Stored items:

========================================================================

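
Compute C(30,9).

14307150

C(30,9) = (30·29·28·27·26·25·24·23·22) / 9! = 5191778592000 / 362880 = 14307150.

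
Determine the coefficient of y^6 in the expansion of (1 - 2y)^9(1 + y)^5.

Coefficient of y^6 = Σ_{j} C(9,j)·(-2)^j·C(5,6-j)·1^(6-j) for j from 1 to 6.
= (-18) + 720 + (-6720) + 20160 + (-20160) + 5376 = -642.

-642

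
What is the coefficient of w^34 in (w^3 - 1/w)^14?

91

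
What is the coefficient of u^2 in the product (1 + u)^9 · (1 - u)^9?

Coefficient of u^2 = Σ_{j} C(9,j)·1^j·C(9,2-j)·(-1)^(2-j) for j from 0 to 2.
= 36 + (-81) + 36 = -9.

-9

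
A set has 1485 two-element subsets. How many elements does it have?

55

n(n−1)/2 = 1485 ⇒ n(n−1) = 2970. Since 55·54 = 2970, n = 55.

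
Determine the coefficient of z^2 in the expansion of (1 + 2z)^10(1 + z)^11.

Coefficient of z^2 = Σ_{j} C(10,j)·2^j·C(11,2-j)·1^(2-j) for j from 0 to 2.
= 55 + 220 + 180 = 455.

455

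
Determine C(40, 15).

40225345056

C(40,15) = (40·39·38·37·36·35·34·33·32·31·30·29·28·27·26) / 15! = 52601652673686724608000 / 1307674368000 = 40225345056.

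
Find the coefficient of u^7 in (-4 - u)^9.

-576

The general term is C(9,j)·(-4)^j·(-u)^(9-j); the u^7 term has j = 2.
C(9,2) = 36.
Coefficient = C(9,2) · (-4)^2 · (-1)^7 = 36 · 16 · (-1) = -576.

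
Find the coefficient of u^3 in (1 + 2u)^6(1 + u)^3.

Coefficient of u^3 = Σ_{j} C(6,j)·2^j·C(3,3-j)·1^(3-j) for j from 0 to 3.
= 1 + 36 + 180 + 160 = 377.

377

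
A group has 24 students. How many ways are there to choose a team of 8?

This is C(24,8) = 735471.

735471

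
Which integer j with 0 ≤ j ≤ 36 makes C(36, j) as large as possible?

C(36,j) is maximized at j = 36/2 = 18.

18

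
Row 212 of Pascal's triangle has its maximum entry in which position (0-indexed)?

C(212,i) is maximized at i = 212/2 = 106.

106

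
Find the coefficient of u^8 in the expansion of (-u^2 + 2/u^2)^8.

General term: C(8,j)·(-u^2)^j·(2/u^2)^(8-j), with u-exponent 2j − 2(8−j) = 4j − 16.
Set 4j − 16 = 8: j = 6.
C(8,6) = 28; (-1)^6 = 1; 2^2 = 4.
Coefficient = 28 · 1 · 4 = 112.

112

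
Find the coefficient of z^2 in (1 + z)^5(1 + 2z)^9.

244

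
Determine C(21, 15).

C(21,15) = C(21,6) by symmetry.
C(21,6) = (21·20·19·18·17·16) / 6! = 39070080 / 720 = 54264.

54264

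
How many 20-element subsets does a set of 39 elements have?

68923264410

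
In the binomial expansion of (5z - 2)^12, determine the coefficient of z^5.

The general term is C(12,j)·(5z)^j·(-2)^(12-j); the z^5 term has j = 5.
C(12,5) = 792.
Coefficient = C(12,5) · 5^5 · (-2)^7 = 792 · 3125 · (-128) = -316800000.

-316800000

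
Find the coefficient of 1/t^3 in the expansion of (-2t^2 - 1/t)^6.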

========================================================================

YOUR INSTRUCTIONS:
Return a faithful copy of all the records above.

WRITTEN RESPONSE:
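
Compute C(30,9).

14307150

C(30,9) = (30·29·28·27·26·25·24·23·22) / 9! = 5191778592000 / 362880 = 14307150.

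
Determine the coefficient of y^6 in the expansion of (1 - 2y)^9(1 + y)^5.

Coefficient of y^6 = Σ_{j} C(9,j)·(-2)^j·C(5,6-j)·1^(6-j) for j from 1 to 6.
= (-18) + 720 + (-6720) + 20160 + (-20160) + 5376 = -642.

-642

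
What is the coefficient of w^34 in (w^3 - 1/w)^14?

91

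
What is the coefficient of u^2 in the product (1 + u)^9 · (1 - u)^9?

Coefficient of u^2 = Σ_{j} C(9,j)·1^j·C(9,2-j)·(-1)^(2-j) for j from 0 to 2.
= 36 + (-81) + 36 = -9.

-9

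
A set has 1485 two-element subsets. How many elements does it have?

55

n(n−1)/2 = 1485 ⇒ n(n−1) = 2970. Since 55·54 = 2970, n = 55.

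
Determine the coefficient of z^2 in the expansion of (1 + 2z)^10(1 + z)^11.

Coefficient of z^2 = Σ_{j} C(10,j)·2^j·C(11,2-j)·1^(2-j) for j from 0 to 2.
= 55 + 220 + 180 = 455.

455

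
Determine C(40, 15).

40225345056

C(40,15) = (40·39·38·37·36·35·34·33·32·31·30·29·28·27·26) / 15! = 52601652673686724608000 / 1307674368000 = 40225345056.

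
Find the coefficient of u^7 in (-4 - u)^9.

-576

The general term is C(9,j)·(-4)^j·(-u)^(9-j); the u^7 term has j = 2.
C(9,2) = 36.
Coefficient = C(9,2) · (-4)^2 · (-1)^7 = 36 · 16 · (-1) = -576.

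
Find the coefficient of u^3 in (1 + 2u)^6(1 + u)^3.

Coefficient of u^3 = Σ_{j} C(6,j)·2^j·C(3,3-j)·1^(3-j) for j from 0 to 3.
= 1 + 36 + 180 + 160 = 377.

377

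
A group has 24 students. How many ways are there to choose a team of 8?

This is C(24,8) = 735471.

735471

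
Which integer j with 0 ≤ j ≤ 36 makes C(36, j) as large as possible?

C(36,j) is maximized at j = 36/2 = 18.

18

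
Row 212 of Pascal's triangle has its maximum entry in which position (0-indexed)?

C(212,i) is maximized at i = 212/2 = 106.

106

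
Find the coefficient of u^8 in the expansion of (-u^2 + 2/u^2)^8.

General term: C(8,j)·(-u^2)^j·(2/u^2)^(8-j), with u-exponent 2j − 2(8−j) = 4j − 16.
Set 4j − 16 = 8: j = 6.
C(8,6) = 28; (-1)^6 = 1; 2^2 = 4.
Coefficient = 28 · 1 · 4 = 112.

112

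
Find the coefficient of z^2 in (1 + z)^5(1 + 2z)^9.

244

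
Determine C(21, 15).

C(21,15) = C(21,6) by symmetry.
C(21,6) = (21·20·19·18·17·16) / 6! = 39070080 / 720 = 54264.

54264

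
How many 20-element subsets does a set of 39 elements have?

68923264410

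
In the binomial expansion of (5z - 2)^12, determine the coefficient of z^5.

The general term is C(12,j)·(5z)^j·(-2)^(12-j); the z^5 term has j = 5.
C(12,5) = 792.
Coefficient = C(12,5) · 5^5 · (-2)^7 = 792 · 3125 · (-128) = -316800000.

-316800000

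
Find the coefficient of 1/t^3 in the expansion of (-2t^2 - 1/t)^6.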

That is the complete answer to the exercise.